TASK INSTRUCTIONS:
After finding the line that contains "gcd( 9, 2) = 1" in the entries below, retype it and every following line precisely, the last included.

*** DATASET ENTRIES ***

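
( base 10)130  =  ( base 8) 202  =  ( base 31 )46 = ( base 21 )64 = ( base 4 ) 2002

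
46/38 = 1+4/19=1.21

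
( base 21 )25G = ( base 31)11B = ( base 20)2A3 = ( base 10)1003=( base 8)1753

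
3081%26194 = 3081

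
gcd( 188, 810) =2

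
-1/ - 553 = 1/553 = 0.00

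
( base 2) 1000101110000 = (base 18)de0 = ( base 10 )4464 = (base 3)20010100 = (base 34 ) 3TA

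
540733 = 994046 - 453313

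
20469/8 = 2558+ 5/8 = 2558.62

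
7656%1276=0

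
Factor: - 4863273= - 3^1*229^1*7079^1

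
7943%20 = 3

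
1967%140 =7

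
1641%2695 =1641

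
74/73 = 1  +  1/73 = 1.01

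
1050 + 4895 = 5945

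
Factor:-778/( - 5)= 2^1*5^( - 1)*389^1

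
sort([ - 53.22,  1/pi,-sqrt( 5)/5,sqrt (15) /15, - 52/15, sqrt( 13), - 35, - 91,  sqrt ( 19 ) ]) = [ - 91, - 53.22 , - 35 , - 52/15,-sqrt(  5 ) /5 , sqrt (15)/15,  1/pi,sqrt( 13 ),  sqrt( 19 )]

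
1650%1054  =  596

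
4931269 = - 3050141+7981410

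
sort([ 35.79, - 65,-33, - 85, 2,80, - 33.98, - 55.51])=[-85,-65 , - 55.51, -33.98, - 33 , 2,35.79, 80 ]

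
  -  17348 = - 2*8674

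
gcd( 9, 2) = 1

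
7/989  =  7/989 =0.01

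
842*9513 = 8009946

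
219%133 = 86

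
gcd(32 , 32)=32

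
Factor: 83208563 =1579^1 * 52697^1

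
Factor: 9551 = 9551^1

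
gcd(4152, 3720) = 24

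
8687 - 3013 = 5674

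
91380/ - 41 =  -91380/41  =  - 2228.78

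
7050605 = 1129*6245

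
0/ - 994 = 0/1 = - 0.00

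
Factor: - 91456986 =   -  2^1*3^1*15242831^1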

***

ANSWER BOX:
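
gcd( 9, 2) = 1

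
7/989  =  7/989 =0.01

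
842*9513 = 8009946

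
219%133 = 86

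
gcd(32 , 32)=32

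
Factor: 83208563 =1579^1 * 52697^1

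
Factor: 9551 = 9551^1

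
gcd(4152, 3720) = 24

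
8687 - 3013 = 5674

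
91380/ - 41 =  -91380/41  =  - 2228.78

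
7050605 = 1129*6245

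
0/ - 994 = 0/1 = - 0.00

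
Factor: - 91456986 =   -  2^1*3^1*15242831^1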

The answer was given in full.